Every record below is to be restated word for word.

[Excerpts from a dataset]
************
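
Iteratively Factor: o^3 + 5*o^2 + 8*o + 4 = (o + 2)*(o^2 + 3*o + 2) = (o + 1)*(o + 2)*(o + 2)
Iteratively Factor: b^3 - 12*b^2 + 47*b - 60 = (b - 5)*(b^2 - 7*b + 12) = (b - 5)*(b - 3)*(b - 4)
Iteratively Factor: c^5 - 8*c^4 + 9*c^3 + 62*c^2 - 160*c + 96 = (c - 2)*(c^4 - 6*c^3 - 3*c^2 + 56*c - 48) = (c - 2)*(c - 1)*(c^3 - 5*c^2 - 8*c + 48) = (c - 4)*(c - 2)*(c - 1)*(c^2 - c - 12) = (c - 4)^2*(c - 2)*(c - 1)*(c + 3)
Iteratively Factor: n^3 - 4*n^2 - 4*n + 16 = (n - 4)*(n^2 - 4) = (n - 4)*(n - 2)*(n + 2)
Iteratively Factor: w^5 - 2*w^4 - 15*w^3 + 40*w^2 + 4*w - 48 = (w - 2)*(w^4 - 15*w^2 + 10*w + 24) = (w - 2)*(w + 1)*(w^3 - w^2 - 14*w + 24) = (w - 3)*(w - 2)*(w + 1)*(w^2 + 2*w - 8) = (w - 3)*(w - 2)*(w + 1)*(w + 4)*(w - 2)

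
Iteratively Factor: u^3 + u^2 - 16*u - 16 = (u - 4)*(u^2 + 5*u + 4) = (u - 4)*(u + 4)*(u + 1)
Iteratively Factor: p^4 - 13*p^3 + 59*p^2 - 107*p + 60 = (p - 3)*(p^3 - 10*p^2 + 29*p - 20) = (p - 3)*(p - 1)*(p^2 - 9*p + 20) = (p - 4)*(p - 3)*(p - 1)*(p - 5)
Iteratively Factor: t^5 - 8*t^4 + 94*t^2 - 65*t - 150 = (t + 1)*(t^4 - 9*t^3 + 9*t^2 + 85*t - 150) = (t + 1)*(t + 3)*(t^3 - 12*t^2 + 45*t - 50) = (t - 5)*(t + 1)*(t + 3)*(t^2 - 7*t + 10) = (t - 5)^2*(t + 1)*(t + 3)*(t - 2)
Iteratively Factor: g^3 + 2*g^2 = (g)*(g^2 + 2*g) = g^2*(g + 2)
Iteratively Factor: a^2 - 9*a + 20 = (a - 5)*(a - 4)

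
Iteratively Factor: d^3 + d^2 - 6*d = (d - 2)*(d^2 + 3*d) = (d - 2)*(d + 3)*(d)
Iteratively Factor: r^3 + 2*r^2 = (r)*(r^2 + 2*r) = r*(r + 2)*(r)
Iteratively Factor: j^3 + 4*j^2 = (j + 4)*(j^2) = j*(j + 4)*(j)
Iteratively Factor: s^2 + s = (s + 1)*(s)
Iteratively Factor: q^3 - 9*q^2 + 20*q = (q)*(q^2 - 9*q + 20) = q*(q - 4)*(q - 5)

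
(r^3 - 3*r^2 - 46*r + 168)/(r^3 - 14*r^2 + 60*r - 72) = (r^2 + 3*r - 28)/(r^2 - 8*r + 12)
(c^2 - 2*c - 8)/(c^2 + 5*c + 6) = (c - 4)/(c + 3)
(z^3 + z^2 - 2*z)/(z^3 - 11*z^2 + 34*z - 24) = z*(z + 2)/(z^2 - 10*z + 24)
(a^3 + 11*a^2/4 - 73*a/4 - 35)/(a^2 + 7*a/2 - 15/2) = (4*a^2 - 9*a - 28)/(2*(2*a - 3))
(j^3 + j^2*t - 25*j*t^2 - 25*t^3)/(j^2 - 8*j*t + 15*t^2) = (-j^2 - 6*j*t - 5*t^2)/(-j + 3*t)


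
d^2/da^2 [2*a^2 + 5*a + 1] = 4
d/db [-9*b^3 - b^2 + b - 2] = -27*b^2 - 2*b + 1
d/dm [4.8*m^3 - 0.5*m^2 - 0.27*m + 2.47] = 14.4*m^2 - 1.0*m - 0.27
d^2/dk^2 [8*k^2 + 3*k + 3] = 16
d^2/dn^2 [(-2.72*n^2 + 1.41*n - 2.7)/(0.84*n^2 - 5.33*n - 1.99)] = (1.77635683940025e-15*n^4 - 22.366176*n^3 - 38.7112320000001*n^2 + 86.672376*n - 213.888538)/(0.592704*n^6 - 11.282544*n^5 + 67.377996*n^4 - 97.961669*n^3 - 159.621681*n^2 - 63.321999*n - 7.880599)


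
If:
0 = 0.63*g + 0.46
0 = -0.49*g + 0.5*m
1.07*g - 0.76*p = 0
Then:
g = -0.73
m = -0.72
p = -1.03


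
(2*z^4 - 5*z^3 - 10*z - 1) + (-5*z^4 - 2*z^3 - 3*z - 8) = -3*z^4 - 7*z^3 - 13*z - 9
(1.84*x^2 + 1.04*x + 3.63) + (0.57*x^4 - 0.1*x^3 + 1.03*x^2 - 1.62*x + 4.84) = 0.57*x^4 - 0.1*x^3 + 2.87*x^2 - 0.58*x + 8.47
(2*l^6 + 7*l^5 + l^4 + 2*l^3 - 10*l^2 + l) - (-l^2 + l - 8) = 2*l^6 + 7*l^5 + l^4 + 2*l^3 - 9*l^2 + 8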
************
**ANSWER SPACE:**
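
Iteratively Factor: o^3 + 5*o^2 + 8*o + 4 = (o + 2)*(o^2 + 3*o + 2) = (o + 1)*(o + 2)*(o + 2)
Iteratively Factor: b^3 - 12*b^2 + 47*b - 60 = (b - 5)*(b^2 - 7*b + 12) = (b - 5)*(b - 3)*(b - 4)
Iteratively Factor: c^5 - 8*c^4 + 9*c^3 + 62*c^2 - 160*c + 96 = (c - 2)*(c^4 - 6*c^3 - 3*c^2 + 56*c - 48) = (c - 2)*(c - 1)*(c^3 - 5*c^2 - 8*c + 48) = (c - 4)*(c - 2)*(c - 1)*(c^2 - c - 12) = (c - 4)^2*(c - 2)*(c - 1)*(c + 3)
Iteratively Factor: n^3 - 4*n^2 - 4*n + 16 = (n - 4)*(n^2 - 4) = (n - 4)*(n - 2)*(n + 2)
Iteratively Factor: w^5 - 2*w^4 - 15*w^3 + 40*w^2 + 4*w - 48 = (w - 2)*(w^4 - 15*w^2 + 10*w + 24) = (w - 2)*(w + 1)*(w^3 - w^2 - 14*w + 24) = (w - 3)*(w - 2)*(w + 1)*(w^2 + 2*w - 8) = (w - 3)*(w - 2)*(w + 1)*(w + 4)*(w - 2)

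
Iteratively Factor: u^3 + u^2 - 16*u - 16 = (u - 4)*(u^2 + 5*u + 4) = (u - 4)*(u + 4)*(u + 1)
Iteratively Factor: p^4 - 13*p^3 + 59*p^2 - 107*p + 60 = (p - 3)*(p^3 - 10*p^2 + 29*p - 20) = (p - 3)*(p - 1)*(p^2 - 9*p + 20) = (p - 4)*(p - 3)*(p - 1)*(p - 5)
Iteratively Factor: t^5 - 8*t^4 + 94*t^2 - 65*t - 150 = (t + 1)*(t^4 - 9*t^3 + 9*t^2 + 85*t - 150) = (t + 1)*(t + 3)*(t^3 - 12*t^2 + 45*t - 50) = (t - 5)*(t + 1)*(t + 3)*(t^2 - 7*t + 10) = (t - 5)^2*(t + 1)*(t + 3)*(t - 2)
Iteratively Factor: g^3 + 2*g^2 = (g)*(g^2 + 2*g) = g^2*(g + 2)
Iteratively Factor: a^2 - 9*a + 20 = (a - 5)*(a - 4)

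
Iteratively Factor: d^3 + d^2 - 6*d = (d - 2)*(d^2 + 3*d) = (d - 2)*(d + 3)*(d)
Iteratively Factor: r^3 + 2*r^2 = (r)*(r^2 + 2*r) = r*(r + 2)*(r)
Iteratively Factor: j^3 + 4*j^2 = (j + 4)*(j^2) = j*(j + 4)*(j)
Iteratively Factor: s^2 + s = (s + 1)*(s)
Iteratively Factor: q^3 - 9*q^2 + 20*q = (q)*(q^2 - 9*q + 20) = q*(q - 4)*(q - 5)

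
(r^3 - 3*r^2 - 46*r + 168)/(r^3 - 14*r^2 + 60*r - 72) = (r^2 + 3*r - 28)/(r^2 - 8*r + 12)
(c^2 - 2*c - 8)/(c^2 + 5*c + 6) = (c - 4)/(c + 3)
(z^3 + z^2 - 2*z)/(z^3 - 11*z^2 + 34*z - 24) = z*(z + 2)/(z^2 - 10*z + 24)
(a^3 + 11*a^2/4 - 73*a/4 - 35)/(a^2 + 7*a/2 - 15/2) = (4*a^2 - 9*a - 28)/(2*(2*a - 3))
(j^3 + j^2*t - 25*j*t^2 - 25*t^3)/(j^2 - 8*j*t + 15*t^2) = (-j^2 - 6*j*t - 5*t^2)/(-j + 3*t)


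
d^2/da^2 [2*a^2 + 5*a + 1] = 4
d/db [-9*b^3 - b^2 + b - 2] = -27*b^2 - 2*b + 1
d/dm [4.8*m^3 - 0.5*m^2 - 0.27*m + 2.47] = 14.4*m^2 - 1.0*m - 0.27
d^2/dk^2 [8*k^2 + 3*k + 3] = 16
d^2/dn^2 [(-2.72*n^2 + 1.41*n - 2.7)/(0.84*n^2 - 5.33*n - 1.99)] = (1.77635683940025e-15*n^4 - 22.366176*n^3 - 38.7112320000001*n^2 + 86.672376*n - 213.888538)/(0.592704*n^6 - 11.282544*n^5 + 67.377996*n^4 - 97.961669*n^3 - 159.621681*n^2 - 63.321999*n - 7.880599)


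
If:
0 = 0.63*g + 0.46
0 = -0.49*g + 0.5*m
1.07*g - 0.76*p = 0
Then:
g = -0.73
m = -0.72
p = -1.03


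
(2*z^4 - 5*z^3 - 10*z - 1) + (-5*z^4 - 2*z^3 - 3*z - 8) = -3*z^4 - 7*z^3 - 13*z - 9
(1.84*x^2 + 1.04*x + 3.63) + (0.57*x^4 - 0.1*x^3 + 1.03*x^2 - 1.62*x + 4.84) = 0.57*x^4 - 0.1*x^3 + 2.87*x^2 - 0.58*x + 8.47
(2*l^6 + 7*l^5 + l^4 + 2*l^3 - 10*l^2 + l) - (-l^2 + l - 8) = 2*l^6 + 7*l^5 + l^4 + 2*l^3 - 9*l^2 + 8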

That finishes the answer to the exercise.